> _EXERCISE DIRECTIONS_
Restate the following entries exactly, including every line.

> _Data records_

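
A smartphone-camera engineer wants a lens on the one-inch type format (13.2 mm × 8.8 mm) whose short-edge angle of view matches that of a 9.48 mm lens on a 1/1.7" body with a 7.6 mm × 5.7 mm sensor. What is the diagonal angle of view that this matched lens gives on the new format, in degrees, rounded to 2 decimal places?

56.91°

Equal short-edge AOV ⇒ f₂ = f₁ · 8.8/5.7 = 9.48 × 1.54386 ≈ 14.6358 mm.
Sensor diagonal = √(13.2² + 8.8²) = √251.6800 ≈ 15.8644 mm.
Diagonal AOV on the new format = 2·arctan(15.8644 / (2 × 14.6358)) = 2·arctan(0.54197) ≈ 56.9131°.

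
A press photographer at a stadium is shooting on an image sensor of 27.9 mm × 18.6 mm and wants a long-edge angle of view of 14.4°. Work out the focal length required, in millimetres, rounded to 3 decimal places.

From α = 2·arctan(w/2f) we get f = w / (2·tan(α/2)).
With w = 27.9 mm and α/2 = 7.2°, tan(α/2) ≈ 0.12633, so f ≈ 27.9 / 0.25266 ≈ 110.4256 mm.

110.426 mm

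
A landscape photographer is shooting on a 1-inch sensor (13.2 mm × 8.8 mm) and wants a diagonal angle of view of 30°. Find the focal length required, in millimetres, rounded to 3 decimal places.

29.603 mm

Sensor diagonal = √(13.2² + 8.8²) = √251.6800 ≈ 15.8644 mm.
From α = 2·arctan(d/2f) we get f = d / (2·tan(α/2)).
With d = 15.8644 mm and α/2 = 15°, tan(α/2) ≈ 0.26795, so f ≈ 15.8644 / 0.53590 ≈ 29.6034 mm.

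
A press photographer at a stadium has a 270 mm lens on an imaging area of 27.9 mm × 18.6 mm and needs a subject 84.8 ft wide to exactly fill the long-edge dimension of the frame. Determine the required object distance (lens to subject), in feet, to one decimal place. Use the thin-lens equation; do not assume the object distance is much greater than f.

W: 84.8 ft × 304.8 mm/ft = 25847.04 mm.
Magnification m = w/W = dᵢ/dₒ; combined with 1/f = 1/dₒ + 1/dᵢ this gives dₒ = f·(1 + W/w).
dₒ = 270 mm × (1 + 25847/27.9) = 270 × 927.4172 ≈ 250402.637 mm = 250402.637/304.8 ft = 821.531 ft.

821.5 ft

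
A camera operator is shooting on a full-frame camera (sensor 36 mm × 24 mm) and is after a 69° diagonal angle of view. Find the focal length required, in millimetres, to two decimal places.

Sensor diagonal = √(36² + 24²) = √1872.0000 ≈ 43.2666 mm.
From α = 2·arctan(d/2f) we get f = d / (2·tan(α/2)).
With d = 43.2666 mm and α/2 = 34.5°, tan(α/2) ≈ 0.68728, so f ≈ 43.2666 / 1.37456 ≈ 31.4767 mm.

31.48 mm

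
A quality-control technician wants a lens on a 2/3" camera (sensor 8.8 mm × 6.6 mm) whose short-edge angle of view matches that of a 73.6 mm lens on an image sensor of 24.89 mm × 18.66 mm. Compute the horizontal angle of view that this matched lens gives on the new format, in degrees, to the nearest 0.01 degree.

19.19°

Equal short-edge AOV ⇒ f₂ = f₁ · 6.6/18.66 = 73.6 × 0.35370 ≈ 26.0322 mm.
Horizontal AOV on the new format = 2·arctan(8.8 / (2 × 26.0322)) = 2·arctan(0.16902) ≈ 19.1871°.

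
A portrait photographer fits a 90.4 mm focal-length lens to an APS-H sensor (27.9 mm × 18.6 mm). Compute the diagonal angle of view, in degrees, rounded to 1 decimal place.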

> _ANSWER BELOW_
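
A smartphone-camera engineer wants a lens on the one-inch type format (13.2 mm × 8.8 mm) whose short-edge angle of view matches that of a 9.48 mm lens on a 1/1.7" body with a 7.6 mm × 5.7 mm sensor. What is the diagonal angle of view that this matched lens gives on the new format, in degrees, rounded to 2 decimal places?

56.91°

Equal short-edge AOV ⇒ f₂ = f₁ · 8.8/5.7 = 9.48 × 1.54386 ≈ 14.6358 mm.
Sensor diagonal = √(13.2² + 8.8²) = √251.6800 ≈ 15.8644 mm.
Diagonal AOV on the new format = 2·arctan(15.8644 / (2 × 14.6358)) = 2·arctan(0.54197) ≈ 56.9131°.

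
A press photographer at a stadium is shooting on an image sensor of 27.9 mm × 18.6 mm and wants a long-edge angle of view of 14.4°. Work out the focal length required, in millimetres, rounded to 3 decimal places.

From α = 2·arctan(w/2f) we get f = w / (2·tan(α/2)).
With w = 27.9 mm and α/2 = 7.2°, tan(α/2) ≈ 0.12633, so f ≈ 27.9 / 0.25266 ≈ 110.4256 mm.

110.426 mm

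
A landscape photographer is shooting on a 1-inch sensor (13.2 mm × 8.8 mm) and wants a diagonal angle of view of 30°. Find the focal length required, in millimetres, rounded to 3 decimal places.

29.603 mm

Sensor diagonal = √(13.2² + 8.8²) = √251.6800 ≈ 15.8644 mm.
From α = 2·arctan(d/2f) we get f = d / (2·tan(α/2)).
With d = 15.8644 mm and α/2 = 15°, tan(α/2) ≈ 0.26795, so f ≈ 15.8644 / 0.53590 ≈ 29.6034 mm.

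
A press photographer at a stadium has a 270 mm lens on an imaging area of 27.9 mm × 18.6 mm and needs a subject 84.8 ft wide to exactly fill the long-edge dimension of the frame. Determine the required object distance (lens to subject), in feet, to one decimal place. Use the thin-lens equation; do not assume the object distance is much greater than f.

W: 84.8 ft × 304.8 mm/ft = 25847.04 mm.
Magnification m = w/W = dᵢ/dₒ; combined with 1/f = 1/dₒ + 1/dᵢ this gives dₒ = f·(1 + W/w).
dₒ = 270 mm × (1 + 25847/27.9) = 270 × 927.4172 ≈ 250402.637 mm = 250402.637/304.8 ft = 821.531 ft.

821.5 ft

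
A camera operator is shooting on a full-frame camera (sensor 36 mm × 24 mm) and is after a 69° diagonal angle of view. Find the focal length required, in millimetres, to two decimal places.

Sensor diagonal = √(36² + 24²) = √1872.0000 ≈ 43.2666 mm.
From α = 2·arctan(d/2f) we get f = d / (2·tan(α/2)).
With d = 43.2666 mm and α/2 = 34.5°, tan(α/2) ≈ 0.68728, so f ≈ 43.2666 / 1.37456 ≈ 31.4767 mm.

31.48 mm

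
A quality-control technician wants a lens on a 2/3" camera (sensor 8.8 mm × 6.6 mm) whose short-edge angle of view matches that of a 73.6 mm lens on an image sensor of 24.89 mm × 18.66 mm. Compute the horizontal angle of view that this matched lens gives on the new format, in degrees, to the nearest 0.01 degree.

19.19°

Equal short-edge AOV ⇒ f₂ = f₁ · 6.6/18.66 = 73.6 × 0.35370 ≈ 26.0322 mm.
Horizontal AOV on the new format = 2·arctan(8.8 / (2 × 26.0322)) = 2·arctan(0.16902) ≈ 19.1871°.

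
A portrait photographer fits a 90.4 mm focal-length lens to an APS-H sensor (27.9 mm × 18.6 mm). Compute the diagonal angle of view, in degrees, rounded to 1 decimal place.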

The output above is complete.